Raw data
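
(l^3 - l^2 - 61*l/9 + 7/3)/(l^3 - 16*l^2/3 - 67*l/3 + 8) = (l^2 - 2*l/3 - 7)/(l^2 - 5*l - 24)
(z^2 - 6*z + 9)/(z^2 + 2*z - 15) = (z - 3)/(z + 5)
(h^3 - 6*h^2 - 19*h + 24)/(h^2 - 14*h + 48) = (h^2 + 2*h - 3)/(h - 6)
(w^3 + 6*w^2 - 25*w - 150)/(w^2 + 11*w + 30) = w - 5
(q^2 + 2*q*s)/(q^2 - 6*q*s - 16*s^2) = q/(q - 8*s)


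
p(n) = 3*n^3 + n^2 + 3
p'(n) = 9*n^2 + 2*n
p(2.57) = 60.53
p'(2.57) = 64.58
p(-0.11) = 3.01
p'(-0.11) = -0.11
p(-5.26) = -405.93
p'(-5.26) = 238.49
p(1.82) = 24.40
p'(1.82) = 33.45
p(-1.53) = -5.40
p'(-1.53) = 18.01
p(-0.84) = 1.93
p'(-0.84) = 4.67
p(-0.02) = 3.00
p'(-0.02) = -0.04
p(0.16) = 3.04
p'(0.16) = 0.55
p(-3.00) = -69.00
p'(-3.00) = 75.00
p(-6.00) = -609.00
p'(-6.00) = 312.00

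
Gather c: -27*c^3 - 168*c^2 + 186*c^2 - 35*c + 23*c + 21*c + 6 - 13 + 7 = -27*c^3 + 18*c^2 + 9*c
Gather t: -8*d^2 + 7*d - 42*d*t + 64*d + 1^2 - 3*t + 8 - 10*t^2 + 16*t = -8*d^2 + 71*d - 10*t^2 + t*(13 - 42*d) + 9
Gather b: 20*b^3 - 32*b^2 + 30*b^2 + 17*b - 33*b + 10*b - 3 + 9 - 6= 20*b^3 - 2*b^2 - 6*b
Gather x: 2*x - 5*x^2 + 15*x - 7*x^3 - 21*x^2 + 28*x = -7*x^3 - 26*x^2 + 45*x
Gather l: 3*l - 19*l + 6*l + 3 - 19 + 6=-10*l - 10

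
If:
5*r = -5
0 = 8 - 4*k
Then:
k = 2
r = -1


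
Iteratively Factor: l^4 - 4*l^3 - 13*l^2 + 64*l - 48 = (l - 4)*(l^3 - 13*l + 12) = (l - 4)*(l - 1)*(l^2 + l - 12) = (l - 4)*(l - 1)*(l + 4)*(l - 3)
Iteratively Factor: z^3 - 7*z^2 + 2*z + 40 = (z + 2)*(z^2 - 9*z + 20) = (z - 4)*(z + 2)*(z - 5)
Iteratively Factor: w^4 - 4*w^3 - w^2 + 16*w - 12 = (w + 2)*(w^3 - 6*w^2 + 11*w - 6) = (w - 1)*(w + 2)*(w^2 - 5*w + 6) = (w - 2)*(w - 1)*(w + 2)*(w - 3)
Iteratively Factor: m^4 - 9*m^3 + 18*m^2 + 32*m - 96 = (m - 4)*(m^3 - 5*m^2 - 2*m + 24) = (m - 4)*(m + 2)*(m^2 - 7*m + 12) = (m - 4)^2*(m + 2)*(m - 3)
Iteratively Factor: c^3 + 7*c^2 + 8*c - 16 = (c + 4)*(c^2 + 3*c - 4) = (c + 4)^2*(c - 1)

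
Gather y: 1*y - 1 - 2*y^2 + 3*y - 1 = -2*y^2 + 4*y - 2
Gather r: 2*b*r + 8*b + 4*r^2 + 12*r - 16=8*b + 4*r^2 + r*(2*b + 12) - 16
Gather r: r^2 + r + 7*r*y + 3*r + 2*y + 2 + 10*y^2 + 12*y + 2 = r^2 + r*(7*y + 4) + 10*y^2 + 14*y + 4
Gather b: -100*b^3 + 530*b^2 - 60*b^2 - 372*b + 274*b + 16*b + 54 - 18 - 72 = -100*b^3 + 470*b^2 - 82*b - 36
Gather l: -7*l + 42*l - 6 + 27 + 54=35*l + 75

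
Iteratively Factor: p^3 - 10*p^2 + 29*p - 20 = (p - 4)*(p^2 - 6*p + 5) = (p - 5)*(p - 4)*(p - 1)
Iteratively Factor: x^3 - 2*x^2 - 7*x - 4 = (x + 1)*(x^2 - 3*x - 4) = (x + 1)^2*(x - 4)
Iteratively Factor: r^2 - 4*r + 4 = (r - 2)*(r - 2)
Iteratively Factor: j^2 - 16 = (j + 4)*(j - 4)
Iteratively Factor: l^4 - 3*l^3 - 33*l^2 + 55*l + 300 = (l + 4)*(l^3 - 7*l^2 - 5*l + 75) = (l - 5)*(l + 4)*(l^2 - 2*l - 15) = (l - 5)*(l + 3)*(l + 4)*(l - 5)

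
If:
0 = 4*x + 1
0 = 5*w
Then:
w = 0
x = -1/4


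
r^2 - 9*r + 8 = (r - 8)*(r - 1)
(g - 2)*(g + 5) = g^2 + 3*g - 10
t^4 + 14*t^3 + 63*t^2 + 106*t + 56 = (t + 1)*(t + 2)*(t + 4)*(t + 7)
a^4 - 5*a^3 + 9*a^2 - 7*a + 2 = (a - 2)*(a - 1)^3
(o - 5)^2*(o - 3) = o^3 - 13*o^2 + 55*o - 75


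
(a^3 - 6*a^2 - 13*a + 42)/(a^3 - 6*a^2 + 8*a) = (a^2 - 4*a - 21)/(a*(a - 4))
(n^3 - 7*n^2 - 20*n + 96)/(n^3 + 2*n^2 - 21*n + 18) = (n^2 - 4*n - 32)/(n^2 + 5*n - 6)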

Exercise objective
Return all of the material above exactly as it stands.

Task output
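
(l^3 - l^2 - 61*l/9 + 7/3)/(l^3 - 16*l^2/3 - 67*l/3 + 8) = (l^2 - 2*l/3 - 7)/(l^2 - 5*l - 24)
(z^2 - 6*z + 9)/(z^2 + 2*z - 15) = (z - 3)/(z + 5)
(h^3 - 6*h^2 - 19*h + 24)/(h^2 - 14*h + 48) = (h^2 + 2*h - 3)/(h - 6)
(w^3 + 6*w^2 - 25*w - 150)/(w^2 + 11*w + 30) = w - 5
(q^2 + 2*q*s)/(q^2 - 6*q*s - 16*s^2) = q/(q - 8*s)


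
p(n) = 3*n^3 + n^2 + 3
p'(n) = 9*n^2 + 2*n
p(2.57) = 60.53
p'(2.57) = 64.58
p(-0.11) = 3.01
p'(-0.11) = -0.11
p(-5.26) = -405.93
p'(-5.26) = 238.49
p(1.82) = 24.40
p'(1.82) = 33.45
p(-1.53) = -5.40
p'(-1.53) = 18.01
p(-0.84) = 1.93
p'(-0.84) = 4.67
p(-0.02) = 3.00
p'(-0.02) = -0.04
p(0.16) = 3.04
p'(0.16) = 0.55
p(-3.00) = -69.00
p'(-3.00) = 75.00
p(-6.00) = -609.00
p'(-6.00) = 312.00

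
Gather c: -27*c^3 - 168*c^2 + 186*c^2 - 35*c + 23*c + 21*c + 6 - 13 + 7 = -27*c^3 + 18*c^2 + 9*c
Gather t: -8*d^2 + 7*d - 42*d*t + 64*d + 1^2 - 3*t + 8 - 10*t^2 + 16*t = -8*d^2 + 71*d - 10*t^2 + t*(13 - 42*d) + 9
Gather b: 20*b^3 - 32*b^2 + 30*b^2 + 17*b - 33*b + 10*b - 3 + 9 - 6= 20*b^3 - 2*b^2 - 6*b
Gather x: 2*x - 5*x^2 + 15*x - 7*x^3 - 21*x^2 + 28*x = -7*x^3 - 26*x^2 + 45*x
Gather l: 3*l - 19*l + 6*l + 3 - 19 + 6=-10*l - 10

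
If:
5*r = -5
0 = 8 - 4*k
Then:
k = 2
r = -1


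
Iteratively Factor: l^4 - 4*l^3 - 13*l^2 + 64*l - 48 = (l - 4)*(l^3 - 13*l + 12) = (l - 4)*(l - 1)*(l^2 + l - 12) = (l - 4)*(l - 1)*(l + 4)*(l - 3)
Iteratively Factor: z^3 - 7*z^2 + 2*z + 40 = (z + 2)*(z^2 - 9*z + 20) = (z - 4)*(z + 2)*(z - 5)
Iteratively Factor: w^4 - 4*w^3 - w^2 + 16*w - 12 = (w + 2)*(w^3 - 6*w^2 + 11*w - 6) = (w - 1)*(w + 2)*(w^2 - 5*w + 6) = (w - 2)*(w - 1)*(w + 2)*(w - 3)
Iteratively Factor: m^4 - 9*m^3 + 18*m^2 + 32*m - 96 = (m - 4)*(m^3 - 5*m^2 - 2*m + 24) = (m - 4)*(m + 2)*(m^2 - 7*m + 12) = (m - 4)^2*(m + 2)*(m - 3)
Iteratively Factor: c^3 + 7*c^2 + 8*c - 16 = (c + 4)*(c^2 + 3*c - 4) = (c + 4)^2*(c - 1)

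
Gather y: 1*y - 1 - 2*y^2 + 3*y - 1 = -2*y^2 + 4*y - 2
Gather r: 2*b*r + 8*b + 4*r^2 + 12*r - 16=8*b + 4*r^2 + r*(2*b + 12) - 16
Gather r: r^2 + r + 7*r*y + 3*r + 2*y + 2 + 10*y^2 + 12*y + 2 = r^2 + r*(7*y + 4) + 10*y^2 + 14*y + 4
Gather b: -100*b^3 + 530*b^2 - 60*b^2 - 372*b + 274*b + 16*b + 54 - 18 - 72 = -100*b^3 + 470*b^2 - 82*b - 36
Gather l: -7*l + 42*l - 6 + 27 + 54=35*l + 75

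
Iteratively Factor: p^3 - 10*p^2 + 29*p - 20 = (p - 4)*(p^2 - 6*p + 5) = (p - 5)*(p - 4)*(p - 1)
Iteratively Factor: x^3 - 2*x^2 - 7*x - 4 = (x + 1)*(x^2 - 3*x - 4) = (x + 1)^2*(x - 4)
Iteratively Factor: r^2 - 4*r + 4 = (r - 2)*(r - 2)
Iteratively Factor: j^2 - 16 = (j + 4)*(j - 4)
Iteratively Factor: l^4 - 3*l^3 - 33*l^2 + 55*l + 300 = (l + 4)*(l^3 - 7*l^2 - 5*l + 75) = (l - 5)*(l + 4)*(l^2 - 2*l - 15) = (l - 5)*(l + 3)*(l + 4)*(l - 5)

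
If:
0 = 4*x + 1
0 = 5*w
Then:
w = 0
x = -1/4


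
r^2 - 9*r + 8 = (r - 8)*(r - 1)
(g - 2)*(g + 5) = g^2 + 3*g - 10
t^4 + 14*t^3 + 63*t^2 + 106*t + 56 = (t + 1)*(t + 2)*(t + 4)*(t + 7)
a^4 - 5*a^3 + 9*a^2 - 7*a + 2 = (a - 2)*(a - 1)^3
(o - 5)^2*(o - 3) = o^3 - 13*o^2 + 55*o - 75


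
(a^3 - 6*a^2 - 13*a + 42)/(a^3 - 6*a^2 + 8*a) = (a^2 - 4*a - 21)/(a*(a - 4))
(n^3 - 7*n^2 - 20*n + 96)/(n^3 + 2*n^2 - 21*n + 18) = (n^2 - 4*n - 32)/(n^2 + 5*n - 6)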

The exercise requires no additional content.